◆ Action item: Start at the top and transcribe every record through the final line exactly.

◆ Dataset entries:
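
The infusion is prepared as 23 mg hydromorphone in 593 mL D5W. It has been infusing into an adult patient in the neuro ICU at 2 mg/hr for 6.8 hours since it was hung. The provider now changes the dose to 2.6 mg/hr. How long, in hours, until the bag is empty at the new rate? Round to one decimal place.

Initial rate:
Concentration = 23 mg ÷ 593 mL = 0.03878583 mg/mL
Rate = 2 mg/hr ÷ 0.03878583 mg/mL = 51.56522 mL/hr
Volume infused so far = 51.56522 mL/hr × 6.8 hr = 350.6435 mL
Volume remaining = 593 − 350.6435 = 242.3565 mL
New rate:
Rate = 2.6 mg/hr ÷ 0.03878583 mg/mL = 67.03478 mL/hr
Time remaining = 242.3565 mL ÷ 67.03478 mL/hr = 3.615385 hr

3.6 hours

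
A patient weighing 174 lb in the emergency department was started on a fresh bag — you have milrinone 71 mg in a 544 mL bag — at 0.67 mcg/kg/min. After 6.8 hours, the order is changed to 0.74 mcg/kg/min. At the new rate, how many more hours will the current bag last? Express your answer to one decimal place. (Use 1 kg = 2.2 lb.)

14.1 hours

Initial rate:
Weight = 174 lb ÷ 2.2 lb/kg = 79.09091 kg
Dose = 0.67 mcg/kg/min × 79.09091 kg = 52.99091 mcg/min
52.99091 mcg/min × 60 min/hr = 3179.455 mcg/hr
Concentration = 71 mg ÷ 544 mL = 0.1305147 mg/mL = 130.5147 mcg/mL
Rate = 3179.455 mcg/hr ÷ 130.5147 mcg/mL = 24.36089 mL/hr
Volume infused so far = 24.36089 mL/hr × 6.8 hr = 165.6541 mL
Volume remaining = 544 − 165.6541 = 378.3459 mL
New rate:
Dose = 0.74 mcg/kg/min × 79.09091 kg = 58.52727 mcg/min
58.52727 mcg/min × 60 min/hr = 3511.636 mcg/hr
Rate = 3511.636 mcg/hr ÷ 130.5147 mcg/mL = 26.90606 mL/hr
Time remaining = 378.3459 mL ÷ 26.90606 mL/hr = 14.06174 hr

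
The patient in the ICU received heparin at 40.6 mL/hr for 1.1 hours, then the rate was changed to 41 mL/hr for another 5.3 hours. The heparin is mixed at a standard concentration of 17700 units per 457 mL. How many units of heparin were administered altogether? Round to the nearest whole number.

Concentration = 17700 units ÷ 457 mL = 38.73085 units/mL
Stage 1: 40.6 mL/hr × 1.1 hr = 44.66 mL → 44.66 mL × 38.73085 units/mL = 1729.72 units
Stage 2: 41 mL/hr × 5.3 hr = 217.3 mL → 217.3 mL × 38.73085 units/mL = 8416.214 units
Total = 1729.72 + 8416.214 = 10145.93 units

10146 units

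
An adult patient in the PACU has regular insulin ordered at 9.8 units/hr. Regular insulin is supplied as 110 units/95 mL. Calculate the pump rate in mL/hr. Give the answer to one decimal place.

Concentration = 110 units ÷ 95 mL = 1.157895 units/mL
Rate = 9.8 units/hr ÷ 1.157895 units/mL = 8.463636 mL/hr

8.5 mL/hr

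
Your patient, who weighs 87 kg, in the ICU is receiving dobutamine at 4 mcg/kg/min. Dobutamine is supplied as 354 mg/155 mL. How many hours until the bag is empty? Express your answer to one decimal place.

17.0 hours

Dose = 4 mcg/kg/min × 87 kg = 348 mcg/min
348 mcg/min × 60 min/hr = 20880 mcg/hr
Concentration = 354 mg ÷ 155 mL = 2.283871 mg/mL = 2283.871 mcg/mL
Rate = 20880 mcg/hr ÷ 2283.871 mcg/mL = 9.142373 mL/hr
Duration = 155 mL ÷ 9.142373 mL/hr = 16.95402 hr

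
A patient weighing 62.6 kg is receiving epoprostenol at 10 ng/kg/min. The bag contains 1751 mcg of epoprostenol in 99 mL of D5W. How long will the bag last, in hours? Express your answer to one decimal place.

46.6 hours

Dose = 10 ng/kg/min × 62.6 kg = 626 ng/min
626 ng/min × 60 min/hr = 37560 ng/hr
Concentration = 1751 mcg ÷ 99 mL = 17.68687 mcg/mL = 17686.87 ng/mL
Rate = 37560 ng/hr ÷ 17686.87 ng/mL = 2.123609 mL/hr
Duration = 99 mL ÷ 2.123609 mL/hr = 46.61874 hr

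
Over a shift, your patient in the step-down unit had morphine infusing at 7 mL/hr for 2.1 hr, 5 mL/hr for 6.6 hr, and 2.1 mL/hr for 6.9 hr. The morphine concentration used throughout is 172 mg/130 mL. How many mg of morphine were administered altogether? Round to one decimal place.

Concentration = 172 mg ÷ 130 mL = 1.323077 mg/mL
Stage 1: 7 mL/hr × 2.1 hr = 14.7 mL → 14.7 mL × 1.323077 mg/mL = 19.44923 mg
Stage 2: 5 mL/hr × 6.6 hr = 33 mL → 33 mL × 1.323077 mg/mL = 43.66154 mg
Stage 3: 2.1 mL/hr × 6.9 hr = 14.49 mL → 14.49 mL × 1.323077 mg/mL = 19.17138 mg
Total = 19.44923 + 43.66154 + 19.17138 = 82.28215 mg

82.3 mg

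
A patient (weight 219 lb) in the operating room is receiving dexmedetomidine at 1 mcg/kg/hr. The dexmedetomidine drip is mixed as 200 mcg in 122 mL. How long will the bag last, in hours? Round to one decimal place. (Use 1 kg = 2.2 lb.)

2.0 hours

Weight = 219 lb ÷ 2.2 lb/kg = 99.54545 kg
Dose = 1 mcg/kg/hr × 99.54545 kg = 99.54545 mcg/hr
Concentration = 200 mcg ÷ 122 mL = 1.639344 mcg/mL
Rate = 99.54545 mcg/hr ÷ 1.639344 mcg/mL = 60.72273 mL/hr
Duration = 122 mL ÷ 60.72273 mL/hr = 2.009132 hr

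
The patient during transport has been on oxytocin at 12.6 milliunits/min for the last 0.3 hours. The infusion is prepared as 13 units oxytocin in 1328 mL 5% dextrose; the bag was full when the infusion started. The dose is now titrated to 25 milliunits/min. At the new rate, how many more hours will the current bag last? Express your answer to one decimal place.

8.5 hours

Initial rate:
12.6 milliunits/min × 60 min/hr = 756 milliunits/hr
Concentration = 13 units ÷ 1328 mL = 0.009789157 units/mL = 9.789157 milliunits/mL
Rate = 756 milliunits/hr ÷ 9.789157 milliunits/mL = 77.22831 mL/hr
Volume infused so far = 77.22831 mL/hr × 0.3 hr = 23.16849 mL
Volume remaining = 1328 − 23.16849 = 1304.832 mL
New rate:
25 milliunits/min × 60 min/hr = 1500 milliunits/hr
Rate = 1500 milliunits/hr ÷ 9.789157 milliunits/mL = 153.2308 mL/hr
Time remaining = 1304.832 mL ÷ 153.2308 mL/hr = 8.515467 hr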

◆ Solution to this task:
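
The infusion is prepared as 23 mg hydromorphone in 593 mL D5W. It has been infusing into an adult patient in the neuro ICU at 2 mg/hr for 6.8 hours since it was hung. The provider now changes the dose to 2.6 mg/hr. How long, in hours, until the bag is empty at the new rate? Round to one decimal place.

Initial rate:
Concentration = 23 mg ÷ 593 mL = 0.03878583 mg/mL
Rate = 2 mg/hr ÷ 0.03878583 mg/mL = 51.56522 mL/hr
Volume infused so far = 51.56522 mL/hr × 6.8 hr = 350.6435 mL
Volume remaining = 593 − 350.6435 = 242.3565 mL
New rate:
Rate = 2.6 mg/hr ÷ 0.03878583 mg/mL = 67.03478 mL/hr
Time remaining = 242.3565 mL ÷ 67.03478 mL/hr = 3.615385 hr

3.6 hours

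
A patient weighing 174 lb in the emergency department was started on a fresh bag — you have milrinone 71 mg in a 544 mL bag — at 0.67 mcg/kg/min. After 6.8 hours, the order is changed to 0.74 mcg/kg/min. At the new rate, how many more hours will the current bag last? Express your answer to one decimal place. (Use 1 kg = 2.2 lb.)

14.1 hours

Initial rate:
Weight = 174 lb ÷ 2.2 lb/kg = 79.09091 kg
Dose = 0.67 mcg/kg/min × 79.09091 kg = 52.99091 mcg/min
52.99091 mcg/min × 60 min/hr = 3179.455 mcg/hr
Concentration = 71 mg ÷ 544 mL = 0.1305147 mg/mL = 130.5147 mcg/mL
Rate = 3179.455 mcg/hr ÷ 130.5147 mcg/mL = 24.36089 mL/hr
Volume infused so far = 24.36089 mL/hr × 6.8 hr = 165.6541 mL
Volume remaining = 544 − 165.6541 = 378.3459 mL
New rate:
Dose = 0.74 mcg/kg/min × 79.09091 kg = 58.52727 mcg/min
58.52727 mcg/min × 60 min/hr = 3511.636 mcg/hr
Rate = 3511.636 mcg/hr ÷ 130.5147 mcg/mL = 26.90606 mL/hr
Time remaining = 378.3459 mL ÷ 26.90606 mL/hr = 14.06174 hr

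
The patient in the ICU received heparin at 40.6 mL/hr for 1.1 hours, then the rate was changed to 41 mL/hr for another 5.3 hours. The heparin is mixed at a standard concentration of 17700 units per 457 mL. How many units of heparin were administered altogether? Round to the nearest whole number.

Concentration = 17700 units ÷ 457 mL = 38.73085 units/mL
Stage 1: 40.6 mL/hr × 1.1 hr = 44.66 mL → 44.66 mL × 38.73085 units/mL = 1729.72 units
Stage 2: 41 mL/hr × 5.3 hr = 217.3 mL → 217.3 mL × 38.73085 units/mL = 8416.214 units
Total = 1729.72 + 8416.214 = 10145.93 units

10146 units

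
An adult patient in the PACU has regular insulin ordered at 9.8 units/hr. Regular insulin is supplied as 110 units/95 mL. Calculate the pump rate in mL/hr. Give the answer to one decimal place.

Concentration = 110 units ÷ 95 mL = 1.157895 units/mL
Rate = 9.8 units/hr ÷ 1.157895 units/mL = 8.463636 mL/hr

8.5 mL/hr

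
Your patient, who weighs 87 kg, in the ICU is receiving dobutamine at 4 mcg/kg/min. Dobutamine is supplied as 354 mg/155 mL. How many hours until the bag is empty? Express your answer to one decimal place.

17.0 hours

Dose = 4 mcg/kg/min × 87 kg = 348 mcg/min
348 mcg/min × 60 min/hr = 20880 mcg/hr
Concentration = 354 mg ÷ 155 mL = 2.283871 mg/mL = 2283.871 mcg/mL
Rate = 20880 mcg/hr ÷ 2283.871 mcg/mL = 9.142373 mL/hr
Duration = 155 mL ÷ 9.142373 mL/hr = 16.95402 hr

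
A patient weighing 62.6 kg is receiving epoprostenol at 10 ng/kg/min. The bag contains 1751 mcg of epoprostenol in 99 mL of D5W. How long will the bag last, in hours? Express your answer to one decimal place.

46.6 hours

Dose = 10 ng/kg/min × 62.6 kg = 626 ng/min
626 ng/min × 60 min/hr = 37560 ng/hr
Concentration = 1751 mcg ÷ 99 mL = 17.68687 mcg/mL = 17686.87 ng/mL
Rate = 37560 ng/hr ÷ 17686.87 ng/mL = 2.123609 mL/hr
Duration = 99 mL ÷ 2.123609 mL/hr = 46.61874 hr

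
Over a shift, your patient in the step-down unit had morphine infusing at 7 mL/hr for 2.1 hr, 5 mL/hr for 6.6 hr, and 2.1 mL/hr for 6.9 hr. The morphine concentration used throughout is 172 mg/130 mL. How many mg of morphine were administered altogether? Round to one decimal place.

Concentration = 172 mg ÷ 130 mL = 1.323077 mg/mL
Stage 1: 7 mL/hr × 2.1 hr = 14.7 mL → 14.7 mL × 1.323077 mg/mL = 19.44923 mg
Stage 2: 5 mL/hr × 6.6 hr = 33 mL → 33 mL × 1.323077 mg/mL = 43.66154 mg
Stage 3: 2.1 mL/hr × 6.9 hr = 14.49 mL → 14.49 mL × 1.323077 mg/mL = 19.17138 mg
Total = 19.44923 + 43.66154 + 19.17138 = 82.28215 mg

82.3 mg

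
A patient (weight 219 lb) in the operating room is receiving dexmedetomidine at 1 mcg/kg/hr. The dexmedetomidine drip is mixed as 200 mcg in 122 mL. How long will the bag last, in hours? Round to one decimal place. (Use 1 kg = 2.2 lb.)

2.0 hours

Weight = 219 lb ÷ 2.2 lb/kg = 99.54545 kg
Dose = 1 mcg/kg/hr × 99.54545 kg = 99.54545 mcg/hr
Concentration = 200 mcg ÷ 122 mL = 1.639344 mcg/mL
Rate = 99.54545 mcg/hr ÷ 1.639344 mcg/mL = 60.72273 mL/hr
Duration = 122 mL ÷ 60.72273 mL/hr = 2.009132 hr

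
The patient during transport has been on oxytocin at 12.6 milliunits/min for the last 0.3 hours. The infusion is prepared as 13 units oxytocin in 1328 mL 5% dextrose; the bag was full when the infusion started. The dose is now titrated to 25 milliunits/min. At the new rate, how many more hours will the current bag last? Express your answer to one decimal place.

8.5 hours

Initial rate:
12.6 milliunits/min × 60 min/hr = 756 milliunits/hr
Concentration = 13 units ÷ 1328 mL = 0.009789157 units/mL = 9.789157 milliunits/mL
Rate = 756 milliunits/hr ÷ 9.789157 milliunits/mL = 77.22831 mL/hr
Volume infused so far = 77.22831 mL/hr × 0.3 hr = 23.16849 mL
Volume remaining = 1328 − 23.16849 = 1304.832 mL
New rate:
25 milliunits/min × 60 min/hr = 1500 milliunits/hr
Rate = 1500 milliunits/hr ÷ 9.789157 milliunits/mL = 153.2308 mL/hr
Time remaining = 1304.832 mL ÷ 153.2308 mL/hr = 8.515467 hr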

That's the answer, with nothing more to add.